=== Section Start ===

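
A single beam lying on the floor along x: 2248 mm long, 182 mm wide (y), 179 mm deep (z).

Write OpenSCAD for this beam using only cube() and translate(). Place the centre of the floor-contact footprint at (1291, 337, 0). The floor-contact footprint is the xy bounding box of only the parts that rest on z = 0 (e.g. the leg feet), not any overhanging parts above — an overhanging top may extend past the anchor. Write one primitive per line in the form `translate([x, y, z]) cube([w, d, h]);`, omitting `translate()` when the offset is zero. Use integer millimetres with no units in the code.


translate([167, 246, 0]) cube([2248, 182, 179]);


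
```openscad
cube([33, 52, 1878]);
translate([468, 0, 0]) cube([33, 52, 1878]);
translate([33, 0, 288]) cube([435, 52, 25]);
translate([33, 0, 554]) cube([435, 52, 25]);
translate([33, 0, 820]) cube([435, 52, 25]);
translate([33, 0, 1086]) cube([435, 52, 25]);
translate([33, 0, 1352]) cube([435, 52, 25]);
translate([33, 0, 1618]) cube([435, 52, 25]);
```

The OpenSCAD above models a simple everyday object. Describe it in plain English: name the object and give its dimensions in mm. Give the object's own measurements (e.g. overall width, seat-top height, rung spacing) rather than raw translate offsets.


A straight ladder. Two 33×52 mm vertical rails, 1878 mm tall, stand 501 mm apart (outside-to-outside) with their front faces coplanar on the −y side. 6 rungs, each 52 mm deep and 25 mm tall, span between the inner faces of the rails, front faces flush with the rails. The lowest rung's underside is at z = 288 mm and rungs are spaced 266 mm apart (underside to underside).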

=== Section End ===
=== Section Start ===

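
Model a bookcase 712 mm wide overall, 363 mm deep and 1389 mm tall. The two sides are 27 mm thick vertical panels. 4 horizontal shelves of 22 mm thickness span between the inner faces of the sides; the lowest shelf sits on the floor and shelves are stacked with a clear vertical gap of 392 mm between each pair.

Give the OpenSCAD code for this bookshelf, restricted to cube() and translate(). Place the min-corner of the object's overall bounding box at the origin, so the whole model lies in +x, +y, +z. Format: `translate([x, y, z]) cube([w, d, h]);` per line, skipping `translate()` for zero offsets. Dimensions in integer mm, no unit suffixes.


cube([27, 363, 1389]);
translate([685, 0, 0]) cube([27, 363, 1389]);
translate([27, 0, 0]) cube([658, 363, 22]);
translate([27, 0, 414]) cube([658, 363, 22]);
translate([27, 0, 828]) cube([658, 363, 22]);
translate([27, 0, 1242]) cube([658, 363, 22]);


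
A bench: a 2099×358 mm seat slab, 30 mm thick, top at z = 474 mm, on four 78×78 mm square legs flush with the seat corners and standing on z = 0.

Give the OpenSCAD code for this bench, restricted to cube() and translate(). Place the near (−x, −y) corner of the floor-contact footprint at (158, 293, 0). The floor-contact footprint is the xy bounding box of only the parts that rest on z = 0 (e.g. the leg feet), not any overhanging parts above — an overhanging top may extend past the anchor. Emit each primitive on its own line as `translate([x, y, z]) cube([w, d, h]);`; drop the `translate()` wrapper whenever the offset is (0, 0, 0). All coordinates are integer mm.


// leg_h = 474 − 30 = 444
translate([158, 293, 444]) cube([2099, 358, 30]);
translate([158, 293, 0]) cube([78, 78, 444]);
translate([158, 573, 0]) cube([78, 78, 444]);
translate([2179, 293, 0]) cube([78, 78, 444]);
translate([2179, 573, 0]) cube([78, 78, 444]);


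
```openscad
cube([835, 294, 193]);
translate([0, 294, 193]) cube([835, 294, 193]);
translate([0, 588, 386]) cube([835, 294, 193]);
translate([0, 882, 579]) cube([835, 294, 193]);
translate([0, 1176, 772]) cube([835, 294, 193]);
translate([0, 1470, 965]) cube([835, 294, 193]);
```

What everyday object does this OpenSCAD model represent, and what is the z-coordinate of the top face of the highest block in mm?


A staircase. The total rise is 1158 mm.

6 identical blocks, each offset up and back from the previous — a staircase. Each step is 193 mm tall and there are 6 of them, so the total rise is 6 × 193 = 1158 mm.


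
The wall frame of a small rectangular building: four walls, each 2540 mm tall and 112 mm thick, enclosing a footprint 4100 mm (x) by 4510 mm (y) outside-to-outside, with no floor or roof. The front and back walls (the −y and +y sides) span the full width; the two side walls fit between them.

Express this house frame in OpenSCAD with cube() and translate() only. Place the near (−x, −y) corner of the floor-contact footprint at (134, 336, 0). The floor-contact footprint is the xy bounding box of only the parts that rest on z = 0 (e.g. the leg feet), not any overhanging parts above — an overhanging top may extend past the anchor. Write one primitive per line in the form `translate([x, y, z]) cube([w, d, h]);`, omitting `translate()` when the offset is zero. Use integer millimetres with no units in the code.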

=== Section End ===

* TASK PROMPT:
In the entries above, find the line with "What everyday object" and the line with "Express this house", then restate word for word both of them and every line between, with nothing more.

* WRITTEN ANSWER:
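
What everyday object does this OpenSCAD model represent, and what is the z-coordinate of the top face of the highest block in mm?


A staircase. The total rise is 1158 mm.

6 identical blocks, each offset up and back from the previous — a staircase. Each step is 193 mm tall and there are 6 of them, so the total rise is 6 × 193 = 1158 mm.


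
The wall frame of a small rectangular building: four walls, each 2540 mm tall and 112 mm thick, enclosing a footprint 4100 mm (x) by 4510 mm (y) outside-to-outside, with no floor or roof. The front and back walls (the −y and +y sides) span the full width; the two side walls fit between them.

Express this house frame in OpenSCAD with cube() and translate() only. Place the near (−x, −y) corner of the floor-contact footprint at (134, 336, 0). The floor-contact footprint is the xy bounding box of only the parts that rest on z = 0 (e.g. the leg feet), not any overhanging parts above — an overhanging top may extend past the anchor. Write one primitive per line in the form `translate([x, y, z]) cube([w, d, h]);`, omitting `translate()` when the offset is zero. Use integer millimetres with no units in the code.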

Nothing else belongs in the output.